Exercise requirements: Repeat the lines below exactly as written, please, from the line with "GM of 24 and 44 = √(a×b) = ?" to the line with "Find the sum", both lines included, and no others.

Dataset entries
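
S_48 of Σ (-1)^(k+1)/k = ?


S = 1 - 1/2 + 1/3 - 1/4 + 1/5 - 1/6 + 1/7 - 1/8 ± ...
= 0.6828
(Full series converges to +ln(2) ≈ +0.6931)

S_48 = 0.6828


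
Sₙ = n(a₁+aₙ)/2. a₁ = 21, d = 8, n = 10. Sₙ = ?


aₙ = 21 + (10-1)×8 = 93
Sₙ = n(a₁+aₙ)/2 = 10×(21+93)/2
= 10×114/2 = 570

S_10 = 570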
...
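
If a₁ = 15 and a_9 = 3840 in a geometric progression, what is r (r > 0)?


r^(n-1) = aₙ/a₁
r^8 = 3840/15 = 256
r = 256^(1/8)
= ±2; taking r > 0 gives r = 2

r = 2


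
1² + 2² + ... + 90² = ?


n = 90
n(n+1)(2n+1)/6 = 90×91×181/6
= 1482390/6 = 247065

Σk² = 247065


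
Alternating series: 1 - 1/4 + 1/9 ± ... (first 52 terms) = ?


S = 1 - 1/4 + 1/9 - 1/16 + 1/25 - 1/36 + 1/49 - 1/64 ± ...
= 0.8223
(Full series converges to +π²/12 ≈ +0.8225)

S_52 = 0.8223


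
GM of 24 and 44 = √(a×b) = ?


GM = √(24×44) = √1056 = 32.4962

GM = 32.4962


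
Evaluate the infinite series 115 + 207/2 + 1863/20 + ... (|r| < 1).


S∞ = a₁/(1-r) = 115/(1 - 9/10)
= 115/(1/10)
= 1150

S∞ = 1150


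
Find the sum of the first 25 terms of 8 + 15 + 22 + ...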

Response area:
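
GM of 24 and 44 = √(a×b) = ?


GM = √(24×44) = √1056 = 32.4962

GM = 32.4962


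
Evaluate the infinite series 115 + 207/2 + 1863/20 + ... (|r| < 1).


S∞ = a₁/(1-r) = 115/(1 - 9/10)
= 115/(1/10)
= 1150

S∞ = 1150


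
Find the sum of the first 25 terms of 8 + 15 + 22 + ...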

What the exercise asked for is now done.